ACTIVITY: Could you write the entries out again, exactly as they appear?

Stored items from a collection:
^^^^^^^^

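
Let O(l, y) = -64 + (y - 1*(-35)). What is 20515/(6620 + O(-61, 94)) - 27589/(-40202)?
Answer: 201835299/53750074 ≈ 3.7551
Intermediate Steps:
O(l, y) = -29 + y (O(l, y) = -64 + (y + 35) = -64 + (35 + y) = -29 + y)
20515/(6620 + O(-61, 94)) - 27589/(-40202) = 20515/(6620 + (-29 + 94)) - 27589/(-40202) = 20515/(6620 + 65) - 27589*(-1/40202) = 20515/6685 + 27589/40202 = 20515*(1/6685) + 27589/40202 = 4103/1337 + 27589/40202 = 201835299/53750074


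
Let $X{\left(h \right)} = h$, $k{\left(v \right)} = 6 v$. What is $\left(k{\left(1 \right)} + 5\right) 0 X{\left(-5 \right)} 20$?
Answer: $0$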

^^^^^^^^

TASK SOLUTION:
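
Let O(l, y) = -64 + (y - 1*(-35)). What is 20515/(6620 + O(-61, 94)) - 27589/(-40202)?
Answer: 201835299/53750074 ≈ 3.7551
Intermediate Steps:
O(l, y) = -29 + y (O(l, y) = -64 + (y + 35) = -64 + (35 + y) = -29 + y)
20515/(6620 + O(-61, 94)) - 27589/(-40202) = 20515/(6620 + (-29 + 94)) - 27589/(-40202) = 20515/(6620 + 65) - 27589*(-1/40202) = 20515/6685 + 27589/40202 = 20515*(1/6685) + 27589/40202 = 4103/1337 + 27589/40202 = 201835299/53750074


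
Let $X{\left(h \right)} = h$, $k{\left(v \right)} = 6 v$. What is $\left(k{\left(1 \right)} + 5\right) 0 X{\left(-5 \right)} 20$?
Answer: $0$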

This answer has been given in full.